EXERCISE GOAL: Look through the records below and state how many lines carry the string "described", adding nothing.

GIVEN DATA:
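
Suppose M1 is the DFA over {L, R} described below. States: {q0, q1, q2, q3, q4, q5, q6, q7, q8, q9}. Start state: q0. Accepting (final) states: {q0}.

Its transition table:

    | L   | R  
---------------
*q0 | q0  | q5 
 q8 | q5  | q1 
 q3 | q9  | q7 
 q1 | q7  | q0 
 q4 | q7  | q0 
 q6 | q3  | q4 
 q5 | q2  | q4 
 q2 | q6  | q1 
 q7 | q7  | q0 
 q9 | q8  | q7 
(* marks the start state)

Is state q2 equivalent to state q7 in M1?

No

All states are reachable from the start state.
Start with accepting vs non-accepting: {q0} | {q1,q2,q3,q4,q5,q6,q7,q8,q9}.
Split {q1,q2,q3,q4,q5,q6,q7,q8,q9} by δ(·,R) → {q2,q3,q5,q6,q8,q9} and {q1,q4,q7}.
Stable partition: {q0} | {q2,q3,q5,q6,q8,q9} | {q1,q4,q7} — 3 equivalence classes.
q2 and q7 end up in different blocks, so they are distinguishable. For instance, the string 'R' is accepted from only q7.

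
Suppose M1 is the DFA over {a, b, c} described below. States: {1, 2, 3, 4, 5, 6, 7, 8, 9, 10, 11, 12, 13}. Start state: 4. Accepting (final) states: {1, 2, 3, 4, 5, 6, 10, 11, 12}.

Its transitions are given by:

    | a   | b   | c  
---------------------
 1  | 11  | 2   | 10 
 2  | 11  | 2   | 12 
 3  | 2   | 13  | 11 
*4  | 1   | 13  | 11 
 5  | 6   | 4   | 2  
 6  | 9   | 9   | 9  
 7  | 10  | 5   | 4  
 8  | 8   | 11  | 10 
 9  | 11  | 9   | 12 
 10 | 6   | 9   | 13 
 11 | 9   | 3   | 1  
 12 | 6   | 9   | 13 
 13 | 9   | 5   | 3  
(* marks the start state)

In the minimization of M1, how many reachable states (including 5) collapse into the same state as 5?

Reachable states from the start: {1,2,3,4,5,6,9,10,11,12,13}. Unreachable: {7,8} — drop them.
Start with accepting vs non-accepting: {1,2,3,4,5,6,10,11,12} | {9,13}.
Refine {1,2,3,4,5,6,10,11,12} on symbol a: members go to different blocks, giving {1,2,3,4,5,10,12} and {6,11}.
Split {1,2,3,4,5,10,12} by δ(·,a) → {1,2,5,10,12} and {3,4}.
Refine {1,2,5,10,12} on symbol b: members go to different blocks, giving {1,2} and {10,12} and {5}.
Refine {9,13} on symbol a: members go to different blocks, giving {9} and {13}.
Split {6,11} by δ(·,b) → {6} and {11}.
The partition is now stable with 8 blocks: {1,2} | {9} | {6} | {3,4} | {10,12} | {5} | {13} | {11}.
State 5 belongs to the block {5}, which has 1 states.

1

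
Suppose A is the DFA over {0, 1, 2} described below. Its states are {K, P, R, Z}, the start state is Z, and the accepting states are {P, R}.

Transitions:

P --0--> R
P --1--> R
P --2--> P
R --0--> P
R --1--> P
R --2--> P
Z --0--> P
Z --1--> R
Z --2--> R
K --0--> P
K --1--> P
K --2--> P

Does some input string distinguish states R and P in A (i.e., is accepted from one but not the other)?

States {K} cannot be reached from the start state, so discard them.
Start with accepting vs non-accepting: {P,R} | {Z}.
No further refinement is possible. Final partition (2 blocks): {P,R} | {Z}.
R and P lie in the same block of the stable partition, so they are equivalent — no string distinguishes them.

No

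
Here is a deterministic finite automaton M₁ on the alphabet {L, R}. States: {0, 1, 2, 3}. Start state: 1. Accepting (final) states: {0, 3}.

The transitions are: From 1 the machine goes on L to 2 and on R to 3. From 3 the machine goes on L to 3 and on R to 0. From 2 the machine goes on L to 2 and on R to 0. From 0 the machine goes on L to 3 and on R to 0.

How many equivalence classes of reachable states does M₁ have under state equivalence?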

THE COMPLETED TASK: 3